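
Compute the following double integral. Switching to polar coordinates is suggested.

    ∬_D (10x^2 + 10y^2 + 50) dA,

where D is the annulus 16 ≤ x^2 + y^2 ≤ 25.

The region D is 4 ≤ r ≤ 5, 0 ≤ θ ≤ 2π in polar coordinates, where x = r cos(θ), y = r sin(θ), and dA = r dr dθ.

Under the substitution, the integrand becomes 10r^2 + 50, so

    ∬_D (10x^2 + 10y^2 + 50) dA = ∫_{0}^{2π} ∫_{4}^{5} (10r^2 + 50) · r dr dθ.

Inner integral (in r): ∫_{4}^{5} (10r^2 + 50) · r dr = 2295/2.

Outer integral (in θ): ∫_{0}^{2π} (2295/2) dθ = 2295π.

Therefore ∬_D (10x^2 + 10y^2 + 50) dA = 2295π.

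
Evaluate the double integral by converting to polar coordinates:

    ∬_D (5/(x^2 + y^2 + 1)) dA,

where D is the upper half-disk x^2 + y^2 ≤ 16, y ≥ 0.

The region D is 0 ≤ r ≤ 4, 0 ≤ θ ≤ π in polar coordinates, where x = r cos(θ), y = r sin(θ), and dA = r dr dθ.

Under the substitution, the integrand becomes 5/(r^2 + 1), so

    ∬_D (5/(x^2 + y^2 + 1)) dA = ∫_{0}^{π} ∫_{0}^{4} (5/(r^2 + 1)) · r dr dθ.

Inner integral (in r): ∫_{0}^{4} (5/(r^2 + 1)) · r dr = 5log(17)/2.

Outer integral (in θ): ∫_{0}^{π} (5log(17)/2) dθ = 5π log(17)/2.

Therefore ∬_D (5/(x^2 + y^2 + 1)) dA = 5π log(17)/2.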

+-------+

Give every line of the material that includes the string "double".

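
Compute the following double integral. Switching to polar coordinates is suggested.
Evaluate the double integral by converting to polar coordinates: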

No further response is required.